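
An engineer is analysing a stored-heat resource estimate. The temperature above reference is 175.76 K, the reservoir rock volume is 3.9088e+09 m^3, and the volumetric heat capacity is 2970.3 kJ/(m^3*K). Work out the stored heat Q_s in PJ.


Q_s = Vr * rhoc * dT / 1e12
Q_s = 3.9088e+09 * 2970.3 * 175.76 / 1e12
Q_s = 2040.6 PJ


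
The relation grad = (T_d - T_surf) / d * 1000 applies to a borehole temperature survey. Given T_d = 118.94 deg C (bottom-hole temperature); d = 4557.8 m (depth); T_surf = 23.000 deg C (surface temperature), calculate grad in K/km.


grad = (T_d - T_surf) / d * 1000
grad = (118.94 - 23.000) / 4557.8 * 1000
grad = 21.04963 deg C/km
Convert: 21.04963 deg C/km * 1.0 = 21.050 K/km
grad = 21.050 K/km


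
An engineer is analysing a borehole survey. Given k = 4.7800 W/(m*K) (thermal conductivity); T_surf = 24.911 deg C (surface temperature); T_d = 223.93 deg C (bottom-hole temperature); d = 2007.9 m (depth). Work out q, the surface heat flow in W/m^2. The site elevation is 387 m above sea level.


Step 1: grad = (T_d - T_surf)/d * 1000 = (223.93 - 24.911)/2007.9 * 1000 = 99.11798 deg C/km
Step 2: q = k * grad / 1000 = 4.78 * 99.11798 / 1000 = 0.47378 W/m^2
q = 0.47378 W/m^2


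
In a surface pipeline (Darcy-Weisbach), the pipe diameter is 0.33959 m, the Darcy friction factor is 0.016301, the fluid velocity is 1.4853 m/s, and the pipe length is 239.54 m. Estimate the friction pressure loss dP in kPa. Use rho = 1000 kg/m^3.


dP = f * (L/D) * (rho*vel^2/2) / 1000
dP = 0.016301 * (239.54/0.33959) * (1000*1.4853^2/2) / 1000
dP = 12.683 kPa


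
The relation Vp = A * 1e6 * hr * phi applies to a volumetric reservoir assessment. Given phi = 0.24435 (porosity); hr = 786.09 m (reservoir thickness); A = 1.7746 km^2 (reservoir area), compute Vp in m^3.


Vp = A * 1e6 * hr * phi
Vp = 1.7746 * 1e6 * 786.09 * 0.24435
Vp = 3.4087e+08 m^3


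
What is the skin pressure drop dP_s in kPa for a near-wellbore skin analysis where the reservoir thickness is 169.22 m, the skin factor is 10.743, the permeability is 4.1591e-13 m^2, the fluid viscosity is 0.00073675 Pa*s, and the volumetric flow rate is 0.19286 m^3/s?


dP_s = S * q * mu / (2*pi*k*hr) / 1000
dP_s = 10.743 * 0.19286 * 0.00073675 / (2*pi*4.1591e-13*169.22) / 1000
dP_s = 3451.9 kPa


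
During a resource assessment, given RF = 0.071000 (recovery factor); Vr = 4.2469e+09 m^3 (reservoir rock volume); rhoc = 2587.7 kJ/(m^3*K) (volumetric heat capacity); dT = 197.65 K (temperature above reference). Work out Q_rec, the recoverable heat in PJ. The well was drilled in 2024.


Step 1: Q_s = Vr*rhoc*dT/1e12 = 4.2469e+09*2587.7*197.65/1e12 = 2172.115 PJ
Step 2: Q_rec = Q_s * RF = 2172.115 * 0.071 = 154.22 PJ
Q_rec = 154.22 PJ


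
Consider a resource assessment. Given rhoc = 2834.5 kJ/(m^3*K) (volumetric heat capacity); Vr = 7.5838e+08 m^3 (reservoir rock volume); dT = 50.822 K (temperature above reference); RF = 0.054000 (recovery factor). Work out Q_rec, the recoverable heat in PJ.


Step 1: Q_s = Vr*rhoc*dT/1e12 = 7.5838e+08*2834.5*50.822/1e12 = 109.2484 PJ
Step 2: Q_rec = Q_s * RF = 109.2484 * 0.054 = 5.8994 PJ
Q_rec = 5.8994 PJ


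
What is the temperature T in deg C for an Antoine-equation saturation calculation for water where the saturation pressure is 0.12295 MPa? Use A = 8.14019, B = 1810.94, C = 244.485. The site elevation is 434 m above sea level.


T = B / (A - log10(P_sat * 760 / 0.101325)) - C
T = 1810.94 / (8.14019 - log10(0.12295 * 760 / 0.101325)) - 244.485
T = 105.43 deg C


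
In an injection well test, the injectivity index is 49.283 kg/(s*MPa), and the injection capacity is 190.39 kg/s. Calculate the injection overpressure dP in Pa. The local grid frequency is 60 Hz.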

============================================================

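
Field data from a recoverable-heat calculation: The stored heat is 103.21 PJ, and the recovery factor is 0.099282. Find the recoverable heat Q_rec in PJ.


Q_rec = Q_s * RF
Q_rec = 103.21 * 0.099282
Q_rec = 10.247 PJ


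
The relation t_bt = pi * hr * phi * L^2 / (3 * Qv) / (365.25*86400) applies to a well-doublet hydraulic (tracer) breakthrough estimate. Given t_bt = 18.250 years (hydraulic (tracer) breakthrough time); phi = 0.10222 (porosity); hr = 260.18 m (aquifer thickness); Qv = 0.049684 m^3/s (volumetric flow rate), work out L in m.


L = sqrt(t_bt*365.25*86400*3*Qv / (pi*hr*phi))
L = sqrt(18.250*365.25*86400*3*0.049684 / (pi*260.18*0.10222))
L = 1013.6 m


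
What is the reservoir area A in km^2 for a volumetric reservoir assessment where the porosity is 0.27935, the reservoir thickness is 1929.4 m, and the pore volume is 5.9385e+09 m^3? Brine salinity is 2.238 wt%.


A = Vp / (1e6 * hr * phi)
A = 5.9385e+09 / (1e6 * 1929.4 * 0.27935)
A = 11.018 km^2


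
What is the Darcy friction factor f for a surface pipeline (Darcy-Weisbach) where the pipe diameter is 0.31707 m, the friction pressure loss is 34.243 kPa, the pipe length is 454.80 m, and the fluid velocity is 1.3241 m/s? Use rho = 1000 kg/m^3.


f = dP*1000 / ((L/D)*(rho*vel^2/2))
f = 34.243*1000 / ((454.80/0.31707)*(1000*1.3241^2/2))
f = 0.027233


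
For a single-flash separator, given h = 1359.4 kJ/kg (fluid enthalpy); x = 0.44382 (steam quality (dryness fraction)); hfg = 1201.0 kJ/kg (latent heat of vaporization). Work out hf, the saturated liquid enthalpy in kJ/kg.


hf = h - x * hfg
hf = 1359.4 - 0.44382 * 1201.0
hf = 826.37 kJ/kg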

============================================================

Transcribe the records above from the line holding "During a resource" down to the line holding "In an injection", inclusive, without adding anything.

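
During a resource assessment, given RF = 0.071000 (recovery factor); Vr = 4.2469e+09 m^3 (reservoir rock volume); rhoc = 2587.7 kJ/(m^3*K) (volumetric heat capacity); dT = 197.65 K (temperature above reference). Work out Q_rec, the recoverable heat in PJ. The well was drilled in 2024.


Step 1: Q_s = Vr*rhoc*dT/1e12 = 4.2469e+09*2587.7*197.65/1e12 = 2172.115 PJ
Step 2: Q_rec = Q_s * RF = 2172.115 * 0.071 = 154.22 PJ
Q_rec = 154.22 PJ


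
Consider a resource assessment. Given rhoc = 2834.5 kJ/(m^3*K) (volumetric heat capacity); Vr = 7.5838e+08 m^3 (reservoir rock volume); dT = 50.822 K (temperature above reference); RF = 0.054000 (recovery factor). Work out Q_rec, the recoverable heat in PJ.


Step 1: Q_s = Vr*rhoc*dT/1e12 = 7.5838e+08*2834.5*50.822/1e12 = 109.2484 PJ
Step 2: Q_rec = Q_s * RF = 109.2484 * 0.054 = 5.8994 PJ
Q_rec = 5.8994 PJ


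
What is the temperature T in deg C for an Antoine-equation saturation calculation for water where the saturation pressure is 0.12295 MPa? Use A = 8.14019, B = 1810.94, C = 244.485. The site elevation is 434 m above sea level.


T = B / (A - log10(P_sat * 760 / 0.101325)) - C
T = 1810.94 / (8.14019 - log10(0.12295 * 760 / 0.101325)) - 244.485
T = 105.43 deg C


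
In an injection well test, the injectivity index is 49.283 kg/(s*MPa), and the injection capacity is 190.39 kg/s. Calculate the injection overpressure dP in Pa. The local grid frequency is 60 Hz.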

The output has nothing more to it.